[Opening Given data section]

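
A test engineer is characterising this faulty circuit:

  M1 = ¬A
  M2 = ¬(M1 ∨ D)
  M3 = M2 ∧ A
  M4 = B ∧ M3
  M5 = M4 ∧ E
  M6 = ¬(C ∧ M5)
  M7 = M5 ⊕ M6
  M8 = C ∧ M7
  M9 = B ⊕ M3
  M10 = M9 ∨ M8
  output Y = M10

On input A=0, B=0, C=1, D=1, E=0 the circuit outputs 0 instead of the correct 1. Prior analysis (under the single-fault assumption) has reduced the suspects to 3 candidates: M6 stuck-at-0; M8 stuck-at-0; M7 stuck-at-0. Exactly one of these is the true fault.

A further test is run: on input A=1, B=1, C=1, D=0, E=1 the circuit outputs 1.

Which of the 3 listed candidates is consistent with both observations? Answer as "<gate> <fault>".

Evaluate each candidate on input A=1, B=1, C=1, D=0, E=1:
  M6 stuck-at-0: M1=0, M2=1, M3=1, M4=1, M5=1, M6=0 [stuck-at-0], M7=1, M8=1, M9=0, M10=1 → 1 — matches
  M8 stuck-at-0: M1=0, M2=1, M3=1, M4=1, M5=1, M6=0, M7=1, M8=0 [stuck-at-0], M9=0, M10=0 → 0 — eliminated
  M7 stuck-at-0: M1=0, M2=1, M3=1, M4=1, M5=1, M6=0, M7=0 [stuck-at-0], M8=0, M9=0, M10=0 → 0 — eliminated
Only M6 stuck-at-0 reproduces the observed 1.

M6 stuck-at-0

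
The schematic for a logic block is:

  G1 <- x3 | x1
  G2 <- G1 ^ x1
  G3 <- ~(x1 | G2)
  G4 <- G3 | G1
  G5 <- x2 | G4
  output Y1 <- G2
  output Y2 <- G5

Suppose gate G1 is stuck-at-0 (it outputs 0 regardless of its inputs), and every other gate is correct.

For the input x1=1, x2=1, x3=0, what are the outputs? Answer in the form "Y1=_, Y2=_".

Propagate with G1 forced: G1=0 [stuck-at-0], G2=1, G3=0, G4=0, G5=1.
So the outputs are Y1=1, Y2=1. (Without the fault they would be Y1=0, Y2=1.)

Y1=1, Y2=1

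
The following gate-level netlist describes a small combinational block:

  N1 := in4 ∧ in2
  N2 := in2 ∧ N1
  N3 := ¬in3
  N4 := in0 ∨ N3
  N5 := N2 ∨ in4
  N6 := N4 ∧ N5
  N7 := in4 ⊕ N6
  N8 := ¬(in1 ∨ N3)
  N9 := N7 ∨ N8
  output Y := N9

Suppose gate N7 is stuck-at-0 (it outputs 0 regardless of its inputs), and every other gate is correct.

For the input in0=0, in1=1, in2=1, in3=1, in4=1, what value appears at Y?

0

Propagate with N7 forced: N1=1, N2=1, N3=0, N4=0, N5=1, N6=0, N7=0 [stuck-at-0], N8=0, N9=0.
So Y = 0. (Without the fault it would be 1.)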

[Closing Given data section]

> **Exercise goal**: All lines in the data that contain the word "block" should be copied.

> **Result below**:
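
The schematic for a logic block is:
The following gate-level netlist describes a small combinational block: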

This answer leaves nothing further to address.